The entire listing below should be output exactly as it stands.
Start of Study material
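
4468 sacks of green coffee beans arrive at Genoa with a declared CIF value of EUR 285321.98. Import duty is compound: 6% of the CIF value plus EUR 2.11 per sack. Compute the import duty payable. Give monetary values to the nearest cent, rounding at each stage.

Import duty: EUR 26546.80

Ad valorem component: 285321.98 × 6% = 17119.32
Specific component: 4468 × 2.11 = 9427.48
Import duty = 17119.32 + 9427.48 = 26546.80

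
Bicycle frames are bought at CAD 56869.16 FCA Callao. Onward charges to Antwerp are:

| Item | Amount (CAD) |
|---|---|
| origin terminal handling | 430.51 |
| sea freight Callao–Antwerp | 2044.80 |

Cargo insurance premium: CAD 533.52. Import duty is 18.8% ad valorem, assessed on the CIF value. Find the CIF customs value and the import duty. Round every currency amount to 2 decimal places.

CIF value: CAD 59877.99; import duty: CAD 11257.06

CIF = FCA price + pre-shipment costs + freight + insurance
CIF = 56869.16 + 430.51 + 2044.80 + 533.52 = 59877.99
Import duty = 59877.99 × 18.8% = 11257.06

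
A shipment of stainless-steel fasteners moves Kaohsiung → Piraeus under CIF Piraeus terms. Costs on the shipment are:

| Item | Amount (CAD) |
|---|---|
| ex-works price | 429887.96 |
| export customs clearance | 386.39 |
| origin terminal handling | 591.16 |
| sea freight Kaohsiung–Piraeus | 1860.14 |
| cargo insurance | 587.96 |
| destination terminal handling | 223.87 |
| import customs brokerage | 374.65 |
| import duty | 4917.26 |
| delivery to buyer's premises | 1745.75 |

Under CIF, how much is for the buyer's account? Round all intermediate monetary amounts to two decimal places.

CIF: the seller pays costs through ocean freight and marine insurance to the destination port.
Seller's account: goods 429887.96 + export clearance 386.39 + origin terminal 591.16 + freight 1860.14 + insurance 587.96 = 433313.61
Buyer's account: destination terminal 223.87 + brokerage 374.65 + duty 4917.26 + delivery 1745.75 = 7261.53

Buyer's account: CAD 7261.53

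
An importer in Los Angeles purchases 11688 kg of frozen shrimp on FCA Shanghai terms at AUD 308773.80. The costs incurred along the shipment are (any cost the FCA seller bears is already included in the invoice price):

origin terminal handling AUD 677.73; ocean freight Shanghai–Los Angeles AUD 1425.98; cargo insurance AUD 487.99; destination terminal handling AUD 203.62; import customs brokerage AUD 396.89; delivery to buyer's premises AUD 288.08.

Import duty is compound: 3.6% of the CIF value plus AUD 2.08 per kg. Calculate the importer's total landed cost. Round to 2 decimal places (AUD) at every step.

Total landed cost: AUD 347774.29

FCA: the seller delivers export-cleared goods to the carrier; the buyer bears costs from that point.
CIF value = FCA price + origin terminal + freight + insurance = 308773.80 + 677.73 + 1425.98 + 487.99 = 311365.50
Ad valorem component: 311365.50 × 3.6% = 11209.16
Specific component: 11688 × 2.08 = 24311.04
Import duty = 11209.16 + 24311.04 = 35520.20
Buyer bears: origin terminal 677.73 + freight 1425.98 + insurance 487.99 + destination terminal 203.62 + brokerage 396.89 + delivery 288.08 + duty 35520.20 = 39000.49
Landed cost = invoice 308773.80 + 39000.49 = 347774.29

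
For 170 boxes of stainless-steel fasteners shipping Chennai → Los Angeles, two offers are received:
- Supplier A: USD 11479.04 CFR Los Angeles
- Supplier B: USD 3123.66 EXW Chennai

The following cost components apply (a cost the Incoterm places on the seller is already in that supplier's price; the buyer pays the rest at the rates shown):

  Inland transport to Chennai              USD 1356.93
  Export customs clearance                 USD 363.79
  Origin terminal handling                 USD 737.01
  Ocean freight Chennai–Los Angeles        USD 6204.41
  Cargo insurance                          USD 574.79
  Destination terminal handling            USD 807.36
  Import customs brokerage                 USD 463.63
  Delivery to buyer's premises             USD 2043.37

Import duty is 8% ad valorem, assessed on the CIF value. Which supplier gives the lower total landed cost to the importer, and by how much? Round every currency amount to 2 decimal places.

Supplier A is cheaper by USD 331.30

Supplier A (CFR):
CIF value = CFR price + insurance = 11479.04 + 574.79 = 12053.83
Import duty = 12053.83 × 8% = 964.31
Buyer bears (A): 574.79 + 807.36 + 463.63 + 2043.37 = 3889.15
Landed cost (A) = invoice 11479.04 + 3889.15 + duty 964.31 = 16332.50
Supplier B (EXW):
CIF value = EXW price + inland to port + export clearance + origin terminal + freight + insurance = 3123.66 + 1356.93 + 363.79 + 737.01 + 6204.41 + 574.79 = 12360.59
Import duty = 12360.59 × 8% = 988.85
Buyer bears (B): 1356.93 + 363.79 + 737.01 + 6204.41 + 574.79 + 807.36 + 463.63 + 2043.37 = 12551.29
Landed cost (B) = invoice 3123.66 + 12551.29 + duty 988.85 = 16663.80
Difference = |16332.50 − 16663.80| = 331.30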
End of Study material
Answer —
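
4468 sacks of green coffee beans arrive at Genoa with a declared CIF value of EUR 285321.98. Import duty is compound: 6% of the CIF value plus EUR 2.11 per sack. Compute the import duty payable. Give monetary values to the nearest cent, rounding at each stage.

Import duty: EUR 26546.80

Ad valorem component: 285321.98 × 6% = 17119.32
Specific component: 4468 × 2.11 = 9427.48
Import duty = 17119.32 + 9427.48 = 26546.80

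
Bicycle frames are bought at CAD 56869.16 FCA Callao. Onward charges to Antwerp are:

| Item | Amount (CAD) |
|---|---|
| origin terminal handling | 430.51 |
| sea freight Callao–Antwerp | 2044.80 |

Cargo insurance premium: CAD 533.52. Import duty is 18.8% ad valorem, assessed on the CIF value. Find the CIF customs value and the import duty. Round every currency amount to 2 decimal places.

CIF value: CAD 59877.99; import duty: CAD 11257.06

CIF = FCA price + pre-shipment costs + freight + insurance
CIF = 56869.16 + 430.51 + 2044.80 + 533.52 = 59877.99
Import duty = 59877.99 × 18.8% = 11257.06

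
A shipment of stainless-steel fasteners moves Kaohsiung → Piraeus under CIF Piraeus terms. Costs on the shipment are:

| Item | Amount (CAD) |
|---|---|
| ex-works price | 429887.96 |
| export customs clearance | 386.39 |
| origin terminal handling | 591.16 |
| sea freight Kaohsiung–Piraeus | 1860.14 |
| cargo insurance | 587.96 |
| destination terminal handling | 223.87 |
| import customs brokerage | 374.65 |
| import duty | 4917.26 |
| delivery to buyer's premises | 1745.75 |

Under CIF, how much is for the buyer's account? Round all intermediate monetary amounts to two decimal places.

CIF: the seller pays costs through ocean freight and marine insurance to the destination port.
Seller's account: goods 429887.96 + export clearance 386.39 + origin terminal 591.16 + freight 1860.14 + insurance 587.96 = 433313.61
Buyer's account: destination terminal 223.87 + brokerage 374.65 + duty 4917.26 + delivery 1745.75 = 7261.53

Buyer's account: CAD 7261.53

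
An importer in Los Angeles purchases 11688 kg of frozen shrimp on FCA Shanghai terms at AUD 308773.80. The costs incurred along the shipment are (any cost the FCA seller bears is already included in the invoice price):

origin terminal handling AUD 677.73; ocean freight Shanghai–Los Angeles AUD 1425.98; cargo insurance AUD 487.99; destination terminal handling AUD 203.62; import customs brokerage AUD 396.89; delivery to buyer's premises AUD 288.08.

Import duty is compound: 3.6% of the CIF value plus AUD 2.08 per kg. Calculate the importer's total landed cost. Round to 2 decimal places (AUD) at every step.

Total landed cost: AUD 347774.29

FCA: the seller delivers export-cleared goods to the carrier; the buyer bears costs from that point.
CIF value = FCA price + origin terminal + freight + insurance = 308773.80 + 677.73 + 1425.98 + 487.99 = 311365.50
Ad valorem component: 311365.50 × 3.6% = 11209.16
Specific component: 11688 × 2.08 = 24311.04
Import duty = 11209.16 + 24311.04 = 35520.20
Buyer bears: origin terminal 677.73 + freight 1425.98 + insurance 487.99 + destination terminal 203.62 + brokerage 396.89 + delivery 288.08 + duty 35520.20 = 39000.49
Landed cost = invoice 308773.80 + 39000.49 = 347774.29

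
For 170 boxes of stainless-steel fasteners shipping Chennai → Los Angeles, two offers are received:
- Supplier A: USD 11479.04 CFR Los Angeles
- Supplier B: USD 3123.66 EXW Chennai

The following cost components apply (a cost the Incoterm places on the seller is already in that supplier's price; the buyer pays the rest at the rates shown):

  Inland transport to Chennai              USD 1356.93
  Export customs clearance                 USD 363.79
  Origin terminal handling                 USD 737.01
  Ocean freight Chennai–Los Angeles        USD 6204.41
  Cargo insurance                          USD 574.79
  Destination terminal handling            USD 807.36
  Import customs brokerage                 USD 463.63
  Delivery to buyer's premises             USD 2043.37

Import duty is 8% ad valorem, assessed on the CIF value. Which supplier gives the lower total landed cost to the importer, and by how much? Round every currency amount to 2 decimal places.

Supplier A is cheaper by USD 331.30

Supplier A (CFR):
CIF value = CFR price + insurance = 11479.04 + 574.79 = 12053.83
Import duty = 12053.83 × 8% = 964.31
Buyer bears (A): 574.79 + 807.36 + 463.63 + 2043.37 = 3889.15
Landed cost (A) = invoice 11479.04 + 3889.15 + duty 964.31 = 16332.50
Supplier B (EXW):
CIF value = EXW price + inland to port + export clearance + origin terminal + freight + insurance = 3123.66 + 1356.93 + 363.79 + 737.01 + 6204.41 + 574.79 = 12360.59
Import duty = 12360.59 × 8% = 988.85
Buyer bears (B): 1356.93 + 363.79 + 737.01 + 6204.41 + 574.79 + 807.36 + 463.63 + 2043.37 = 12551.29
Landed cost (B) = invoice 3123.66 + 12551.29 + duty 988.85 = 16663.80
Difference = |16332.50 − 16663.80| = 331.30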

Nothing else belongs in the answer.